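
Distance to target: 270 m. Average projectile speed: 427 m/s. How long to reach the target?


t = d/v = 270/427 = 0.6323 s

0.6323 s


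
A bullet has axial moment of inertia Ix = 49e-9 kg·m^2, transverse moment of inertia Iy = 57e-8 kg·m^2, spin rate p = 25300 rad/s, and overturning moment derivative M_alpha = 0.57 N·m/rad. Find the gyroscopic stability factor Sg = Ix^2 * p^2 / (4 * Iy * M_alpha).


Sg = Ix^2 * p^2 / (4 * Iy * M_alpha) = (49e-9)^2 * 25300^2 / (4 * 57e-8 * 0.57) = 1.183

1.183


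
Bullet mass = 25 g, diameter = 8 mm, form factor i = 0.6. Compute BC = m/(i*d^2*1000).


BC = m/(i*d^2*1000) = 25/(0.6 * 8^2 * 1000) = 0.000651

0.000651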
.....
▶ [Work to be completed]: For the lines from the one containing "Bullet mass = 25" through the end of the listing above, output each exactly and leave out the rest.

▶ [Answer area]:
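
Bullet mass = 25 g, diameter = 8 mm, form factor i = 0.6. Compute BC = m/(i*d^2*1000).


BC = m/(i*d^2*1000) = 25/(0.6 * 8^2 * 1000) = 0.000651

0.000651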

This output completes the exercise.